_Directions for this task_.
Output all of the records exactly as written.

Stored data entries

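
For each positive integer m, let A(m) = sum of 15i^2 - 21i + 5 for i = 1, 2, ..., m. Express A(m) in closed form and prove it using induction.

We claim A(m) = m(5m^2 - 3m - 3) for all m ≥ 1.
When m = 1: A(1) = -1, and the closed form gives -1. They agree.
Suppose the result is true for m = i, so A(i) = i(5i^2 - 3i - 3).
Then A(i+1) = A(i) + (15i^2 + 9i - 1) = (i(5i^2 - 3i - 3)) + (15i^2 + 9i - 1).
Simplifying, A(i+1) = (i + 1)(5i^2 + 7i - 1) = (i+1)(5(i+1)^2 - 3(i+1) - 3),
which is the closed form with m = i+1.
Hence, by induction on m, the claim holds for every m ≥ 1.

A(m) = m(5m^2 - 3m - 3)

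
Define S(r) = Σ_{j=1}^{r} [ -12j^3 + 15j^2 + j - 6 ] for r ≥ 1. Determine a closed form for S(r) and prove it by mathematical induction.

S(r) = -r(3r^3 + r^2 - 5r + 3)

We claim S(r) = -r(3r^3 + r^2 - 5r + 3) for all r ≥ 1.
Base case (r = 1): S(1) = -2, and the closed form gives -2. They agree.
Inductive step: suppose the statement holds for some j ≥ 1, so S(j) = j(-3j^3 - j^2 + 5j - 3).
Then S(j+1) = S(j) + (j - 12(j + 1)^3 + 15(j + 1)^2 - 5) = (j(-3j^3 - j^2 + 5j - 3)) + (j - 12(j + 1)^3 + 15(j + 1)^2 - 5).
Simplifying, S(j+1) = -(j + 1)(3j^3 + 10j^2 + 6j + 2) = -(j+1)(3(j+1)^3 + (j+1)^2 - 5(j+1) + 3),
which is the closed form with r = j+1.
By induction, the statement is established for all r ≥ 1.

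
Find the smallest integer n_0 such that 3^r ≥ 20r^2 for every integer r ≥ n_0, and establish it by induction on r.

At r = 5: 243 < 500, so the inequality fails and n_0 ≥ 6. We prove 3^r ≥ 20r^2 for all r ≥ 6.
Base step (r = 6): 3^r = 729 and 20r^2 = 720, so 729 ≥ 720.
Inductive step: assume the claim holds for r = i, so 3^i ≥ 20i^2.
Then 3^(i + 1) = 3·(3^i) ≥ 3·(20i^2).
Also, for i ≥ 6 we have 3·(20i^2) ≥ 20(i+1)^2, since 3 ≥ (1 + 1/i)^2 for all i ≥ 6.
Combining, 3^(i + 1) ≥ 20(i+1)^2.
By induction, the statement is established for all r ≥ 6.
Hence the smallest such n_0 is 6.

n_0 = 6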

_Output of the task_.
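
For each positive integer m, let A(m) = sum of 15i^2 - 21i + 5 for i = 1, 2, ..., m. Express A(m) in closed form and prove it using induction.

We claim A(m) = m(5m^2 - 3m - 3) for all m ≥ 1.
When m = 1: A(1) = -1, and the closed form gives -1. They agree.
Suppose the result is true for m = i, so A(i) = i(5i^2 - 3i - 3).
Then A(i+1) = A(i) + (15i^2 + 9i - 1) = (i(5i^2 - 3i - 3)) + (15i^2 + 9i - 1).
Simplifying, A(i+1) = (i + 1)(5i^2 + 7i - 1) = (i+1)(5(i+1)^2 - 3(i+1) - 3),
which is the closed form with m = i+1.
Hence, by induction on m, the claim holds for every m ≥ 1.

A(m) = m(5m^2 - 3m - 3)

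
Define S(r) = Σ_{j=1}^{r} [ -12j^3 + 15j^2 + j - 6 ] for r ≥ 1. Determine a closed form for S(r) and prove it by mathematical induction.

S(r) = -r(3r^3 + r^2 - 5r + 3)

We claim S(r) = -r(3r^3 + r^2 - 5r + 3) for all r ≥ 1.
Base case (r = 1): S(1) = -2, and the closed form gives -2. They agree.
Inductive step: suppose the statement holds for some j ≥ 1, so S(j) = j(-3j^3 - j^2 + 5j - 3).
Then S(j+1) = S(j) + (j - 12(j + 1)^3 + 15(j + 1)^2 - 5) = (j(-3j^3 - j^2 + 5j - 3)) + (j - 12(j + 1)^3 + 15(j + 1)^2 - 5).
Simplifying, S(j+1) = -(j + 1)(3j^3 + 10j^2 + 6j + 2) = -(j+1)(3(j+1)^3 + (j+1)^2 - 5(j+1) + 3),
which is the closed form with r = j+1.
By induction, the statement is established for all r ≥ 1.

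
Find the smallest integer n_0 such that 3^r ≥ 20r^2 for every integer r ≥ n_0, and establish it by induction on r.

At r = 5: 243 < 500, so the inequality fails and n_0 ≥ 6. We prove 3^r ≥ 20r^2 for all r ≥ 6.
Base step (r = 6): 3^r = 729 and 20r^2 = 720, so 729 ≥ 720.
Inductive step: assume the claim holds for r = i, so 3^i ≥ 20i^2.
Then 3^(i + 1) = 3·(3^i) ≥ 3·(20i^2).
Also, for i ≥ 6 we have 3·(20i^2) ≥ 20(i+1)^2, since 3 ≥ (1 + 1/i)^2 for all i ≥ 6.
Combining, 3^(i + 1) ≥ 20(i+1)^2.
By induction, the statement is established for all r ≥ 6.
Hence the smallest such n_0 is 6.

n_0 = 6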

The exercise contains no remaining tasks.